**Exercise instructions**
Reproduce the full listing exactly.

------------------------------------------------

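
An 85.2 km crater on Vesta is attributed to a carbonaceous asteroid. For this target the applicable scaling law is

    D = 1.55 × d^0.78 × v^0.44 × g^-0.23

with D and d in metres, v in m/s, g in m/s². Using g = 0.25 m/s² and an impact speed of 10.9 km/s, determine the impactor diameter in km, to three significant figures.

Rearranging for d: d = [D / (1.55 · 10900^0.44 · 0.25^-0.23)]^(1/0.78).
D = 85200 m.
10900^0.44 = 59.77
0.25^-0.23 = 1.376
Denominator = 1.55 × 59.77 × 1.376 = 127.5
D / 127.5 = 85200 / 127.5 = 668.2
d = 668.2^(1/0.78) = 668.2^1.2821 = 4186 m

d ≈ 4.19 km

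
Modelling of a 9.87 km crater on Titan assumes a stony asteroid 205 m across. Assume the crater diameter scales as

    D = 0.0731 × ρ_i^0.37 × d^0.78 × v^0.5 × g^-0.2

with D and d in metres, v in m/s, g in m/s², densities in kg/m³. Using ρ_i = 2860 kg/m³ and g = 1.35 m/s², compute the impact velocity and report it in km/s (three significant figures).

v ≈ 14.1 km/s

Rearranging for v: v = [D / (0.0731 · 2860^0.37 · 205^0.78 · 1.35^-0.2)]^(1/0.5).
D = 9870 m.
2860^0.37 = 19.00
205^0.78 = 63.56
1.35^-0.2 = 0.9417
Denominator = 0.0731 × 19.00 × 63.56 × 0.9417 = 83.13
D / 83.13 = 9870 / 83.13 = 118.7
v = 118.7^(1/0.5) = 118.7^2 = 14090 m/s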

------------------------------------------------

**Response area**
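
An 85.2 km crater on Vesta is attributed to a carbonaceous asteroid. For this target the applicable scaling law is

    D = 1.55 × d^0.78 × v^0.44 × g^-0.23

with D and d in metres, v in m/s, g in m/s². Using g = 0.25 m/s² and an impact speed of 10.9 km/s, determine the impactor diameter in km, to three significant figures.

Rearranging for d: d = [D / (1.55 · 10900^0.44 · 0.25^-0.23)]^(1/0.78).
D = 85200 m.
10900^0.44 = 59.77
0.25^-0.23 = 1.376
Denominator = 1.55 × 59.77 × 1.376 = 127.5
D / 127.5 = 85200 / 127.5 = 668.2
d = 668.2^(1/0.78) = 668.2^1.2821 = 4186 m

d ≈ 4.19 km

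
Modelling of a 9.87 km crater on Titan assumes a stony asteroid 205 m across. Assume the crater diameter scales as

    D = 0.0731 × ρ_i^0.37 × d^0.78 × v^0.5 × g^-0.2

with D and d in metres, v in m/s, g in m/s², densities in kg/m³. Using ρ_i = 2860 kg/m³ and g = 1.35 m/s², compute the impact velocity and report it in km/s (three significant figures).

v ≈ 14.1 km/s

Rearranging for v: v = [D / (0.0731 · 2860^0.37 · 205^0.78 · 1.35^-0.2)]^(1/0.5).
D = 9870 m.
2860^0.37 = 19.00
205^0.78 = 63.56
1.35^-0.2 = 0.9417
Denominator = 0.0731 × 19.00 × 63.56 × 0.9417 = 83.13
D / 83.13 = 9870 / 83.13 = 118.7
v = 118.7^(1/0.5) = 118.7^2 = 14090 m/s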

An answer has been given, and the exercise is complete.